## Assignment
Look for the word "output" in the data below, and copy every line that holds it.
------ Data for analysis
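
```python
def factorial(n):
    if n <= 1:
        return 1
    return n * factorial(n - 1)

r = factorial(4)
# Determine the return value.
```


factorial(4)
= 4 * factorial(3)
= 4 * 3 * factorial(2)
= 4 * 3 * 2 * factorial(1)
= 4 * 3 * 2 * 1
= 24


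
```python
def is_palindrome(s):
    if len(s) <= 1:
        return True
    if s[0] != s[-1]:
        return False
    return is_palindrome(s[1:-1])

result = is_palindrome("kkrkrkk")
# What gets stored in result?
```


is_palindrome("kkrkrkk")
"kkrkrkk": s[0]='k' == s[-1]='k' -> is_palindrome("krkrk")
"krkrk": s[0]='k' == s[-1]='k' -> is_palindrome("rkr")
"rkr": s[0]='r' == s[-1]='r' -> is_palindrome("k")
"k": len <= 1 -> True
= True


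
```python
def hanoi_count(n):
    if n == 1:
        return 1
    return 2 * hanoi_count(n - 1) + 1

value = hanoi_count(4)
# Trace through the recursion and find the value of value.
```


hanoi_count(4)
= 2 * hanoi_count(3) + 1
= 2 * (2 * hanoi_count(2) + 1) + 1
= 2 * (2 * (2 * hanoi_count(1) + 1) + 1) + 1
Now compute bottom-up:
hanoi_count(1) = 1
hanoi_count(2) = 2 * 1 + 1 = 3
hanoi_count(3) = 2 * 3 + 1 = 7
hanoi_count(4) = 2 * 7 + 1 = 15
= 15


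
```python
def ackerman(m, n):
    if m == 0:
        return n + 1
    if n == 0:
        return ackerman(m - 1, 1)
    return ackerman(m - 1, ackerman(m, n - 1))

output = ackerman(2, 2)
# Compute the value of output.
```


ackerman(2, 2)
= ackerman(1, ackerman(2, 1))
First compute ackerman(2, 1) = 5
= ackerman(1, 5)
= 7


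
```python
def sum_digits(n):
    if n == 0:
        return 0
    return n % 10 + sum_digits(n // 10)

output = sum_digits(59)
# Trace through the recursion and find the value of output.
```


sum_digits(59)
= 9 + sum_digits(5)
= 9 + 5 + sum_digits(0)
= 9 + 5 + 0
= 14


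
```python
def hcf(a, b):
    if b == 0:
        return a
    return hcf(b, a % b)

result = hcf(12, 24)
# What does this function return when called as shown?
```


hcf(12, 24)
= hcf(24, 12 % 24) = hcf(24, 12)
= hcf(12, 24 % 12) = hcf(12, 0)
b == 0, return a = 12


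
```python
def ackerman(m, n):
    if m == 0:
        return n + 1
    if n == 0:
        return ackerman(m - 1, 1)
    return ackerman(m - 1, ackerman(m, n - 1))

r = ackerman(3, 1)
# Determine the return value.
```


ackerman(3, 1)
= ackerman(2, ackerman(3, 0))
First compute ackerman(3, 0) = 5
= ackerman(2, 5)
= 13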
------------
## Task answer
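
output = ackerman(2, 2)
# Compute the value of output.
output = sum_digits(59)
# Trace through the recursion and find the value of output.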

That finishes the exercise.